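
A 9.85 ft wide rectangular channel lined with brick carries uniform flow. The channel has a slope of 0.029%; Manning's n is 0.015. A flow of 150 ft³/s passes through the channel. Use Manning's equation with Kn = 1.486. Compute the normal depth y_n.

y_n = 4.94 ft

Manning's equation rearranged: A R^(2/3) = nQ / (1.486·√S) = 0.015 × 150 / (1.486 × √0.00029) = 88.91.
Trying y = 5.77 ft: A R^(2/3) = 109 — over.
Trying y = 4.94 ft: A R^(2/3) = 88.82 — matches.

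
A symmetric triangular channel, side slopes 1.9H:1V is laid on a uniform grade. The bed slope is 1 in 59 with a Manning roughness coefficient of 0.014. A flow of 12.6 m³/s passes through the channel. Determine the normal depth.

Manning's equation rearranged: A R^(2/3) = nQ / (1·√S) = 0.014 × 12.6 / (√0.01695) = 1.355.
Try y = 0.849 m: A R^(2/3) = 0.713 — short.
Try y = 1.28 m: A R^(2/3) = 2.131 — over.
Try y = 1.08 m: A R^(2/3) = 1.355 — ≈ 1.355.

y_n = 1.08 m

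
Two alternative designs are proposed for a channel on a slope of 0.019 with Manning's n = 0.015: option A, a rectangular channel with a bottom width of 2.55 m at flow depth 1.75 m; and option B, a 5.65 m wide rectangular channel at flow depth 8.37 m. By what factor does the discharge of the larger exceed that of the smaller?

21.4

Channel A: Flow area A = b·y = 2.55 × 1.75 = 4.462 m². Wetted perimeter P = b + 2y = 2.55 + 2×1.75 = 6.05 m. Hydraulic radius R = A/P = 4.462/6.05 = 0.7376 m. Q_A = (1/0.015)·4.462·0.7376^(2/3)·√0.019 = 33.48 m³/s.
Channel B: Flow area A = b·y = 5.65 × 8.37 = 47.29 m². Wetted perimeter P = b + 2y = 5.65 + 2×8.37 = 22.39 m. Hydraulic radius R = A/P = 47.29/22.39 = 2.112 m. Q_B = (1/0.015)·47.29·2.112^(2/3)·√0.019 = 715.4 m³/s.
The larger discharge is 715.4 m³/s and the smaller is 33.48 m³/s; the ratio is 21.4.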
· · ·
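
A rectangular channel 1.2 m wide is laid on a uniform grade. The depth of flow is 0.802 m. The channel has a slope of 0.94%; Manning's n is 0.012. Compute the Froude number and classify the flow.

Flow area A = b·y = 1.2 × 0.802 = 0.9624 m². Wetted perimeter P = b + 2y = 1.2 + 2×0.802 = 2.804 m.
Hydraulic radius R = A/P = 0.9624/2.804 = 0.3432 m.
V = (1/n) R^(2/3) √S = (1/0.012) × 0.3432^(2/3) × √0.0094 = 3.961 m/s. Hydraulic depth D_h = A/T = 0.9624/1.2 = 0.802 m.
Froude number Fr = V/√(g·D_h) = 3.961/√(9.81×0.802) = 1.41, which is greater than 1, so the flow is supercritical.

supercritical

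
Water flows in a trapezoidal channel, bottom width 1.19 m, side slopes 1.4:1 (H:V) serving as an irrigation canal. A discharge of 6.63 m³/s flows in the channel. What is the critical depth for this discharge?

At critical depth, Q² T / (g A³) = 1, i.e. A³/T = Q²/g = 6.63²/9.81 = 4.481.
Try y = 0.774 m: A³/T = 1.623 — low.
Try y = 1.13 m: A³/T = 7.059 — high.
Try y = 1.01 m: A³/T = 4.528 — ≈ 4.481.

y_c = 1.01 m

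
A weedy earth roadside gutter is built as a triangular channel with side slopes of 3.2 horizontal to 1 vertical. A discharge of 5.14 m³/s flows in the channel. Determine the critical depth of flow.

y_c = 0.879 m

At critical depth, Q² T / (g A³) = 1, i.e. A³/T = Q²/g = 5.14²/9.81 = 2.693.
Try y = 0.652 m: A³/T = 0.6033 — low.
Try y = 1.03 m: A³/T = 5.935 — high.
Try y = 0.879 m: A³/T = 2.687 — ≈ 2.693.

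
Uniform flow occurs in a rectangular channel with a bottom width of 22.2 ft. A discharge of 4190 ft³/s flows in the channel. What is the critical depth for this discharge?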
· · ·
* Work instructions *
Using the records above, write out exactly the lines between the one holding "A rectangular channel 1.2" and the one holding "Uniform flow occurs", inclusive; leave everything else out.

* Exercise solution *
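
A rectangular channel 1.2 m wide is laid on a uniform grade. The depth of flow is 0.802 m. The channel has a slope of 0.94%; Manning's n is 0.012. Compute the Froude number and classify the flow.

Flow area A = b·y = 1.2 × 0.802 = 0.9624 m². Wetted perimeter P = b + 2y = 1.2 + 2×0.802 = 2.804 m.
Hydraulic radius R = A/P = 0.9624/2.804 = 0.3432 m.
V = (1/n) R^(2/3) √S = (1/0.012) × 0.3432^(2/3) × √0.0094 = 3.961 m/s. Hydraulic depth D_h = A/T = 0.9624/1.2 = 0.802 m.
Froude number Fr = V/√(g·D_h) = 3.961/√(9.81×0.802) = 1.41, which is greater than 1, so the flow is supercritical.

supercritical

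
Water flows in a trapezoidal channel, bottom width 1.19 m, side slopes 1.4:1 (H:V) serving as an irrigation canal. A discharge of 6.63 m³/s flows in the channel. What is the critical depth for this discharge?

At critical depth, Q² T / (g A³) = 1, i.e. A³/T = Q²/g = 6.63²/9.81 = 4.481.
Try y = 0.774 m: A³/T = 1.623 — low.
Try y = 1.13 m: A³/T = 7.059 — high.
Try y = 1.01 m: A³/T = 4.528 — ≈ 4.481.

y_c = 1.01 m

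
A weedy earth roadside gutter is built as a triangular channel with side slopes of 3.2 horizontal to 1 vertical. A discharge of 5.14 m³/s flows in the channel. Determine the critical depth of flow.

y_c = 0.879 m

At critical depth, Q² T / (g A³) = 1, i.e. A³/T = Q²/g = 5.14²/9.81 = 2.693.
Try y = 0.652 m: A³/T = 0.6033 — low.
Try y = 1.03 m: A³/T = 5.935 — high.
Try y = 0.879 m: A³/T = 2.687 — ≈ 2.693.

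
Uniform flow occurs in a rectangular channel with a bottom width of 22.2 ft. A discharge of 4190 ft³/s flows in the channel. What is the critical depth for this discharge?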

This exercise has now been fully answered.